[Collected data entries]
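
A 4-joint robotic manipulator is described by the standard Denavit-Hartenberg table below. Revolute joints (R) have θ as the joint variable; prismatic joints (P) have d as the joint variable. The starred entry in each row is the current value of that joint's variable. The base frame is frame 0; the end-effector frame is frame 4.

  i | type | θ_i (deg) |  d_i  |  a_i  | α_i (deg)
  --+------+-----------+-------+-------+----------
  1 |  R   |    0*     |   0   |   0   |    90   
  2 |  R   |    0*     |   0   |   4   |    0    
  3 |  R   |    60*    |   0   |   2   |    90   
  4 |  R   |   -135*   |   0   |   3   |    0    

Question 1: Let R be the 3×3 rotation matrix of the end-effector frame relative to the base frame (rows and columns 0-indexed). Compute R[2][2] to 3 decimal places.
-0.500

End-effector z-axis (col 2 of R) = (0.8660,-0.0000,-0.5000)
R[2][2] = -0.5000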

● Task details: Repeat each record word for word. Do not leave any out.

● Response:
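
A 4-joint robotic manipulator is described by the standard Denavit-Hartenberg table below. Revolute joints (R) have θ as the joint variable; prismatic joints (P) have d as the joint variable. The starred entry in each row is the current value of that joint's variable. The base frame is frame 0; the end-effector frame is frame 4.

  i | type | θ_i (deg) |  d_i  |  a_i  | α_i (deg)
  --+------+-----------+-------+-------+----------
  1 |  R   |    0*     |   0   |   0   |    90   
  2 |  R   |    0*     |   0   |   4   |    0    
  3 |  R   |    60*    |   0   |   2   |    90   
  4 |  R   |   -135*   |   0   |   3   |    0    

Question 1: Let R be the 3×3 rotation matrix of the end-effector frame relative to the base frame (rows and columns 0-indexed). Compute R[2][2] to 3 decimal places.
-0.500

End-effector z-axis (col 2 of R) = (0.8660,-0.0000,-0.5000)
R[2][2] = -0.5000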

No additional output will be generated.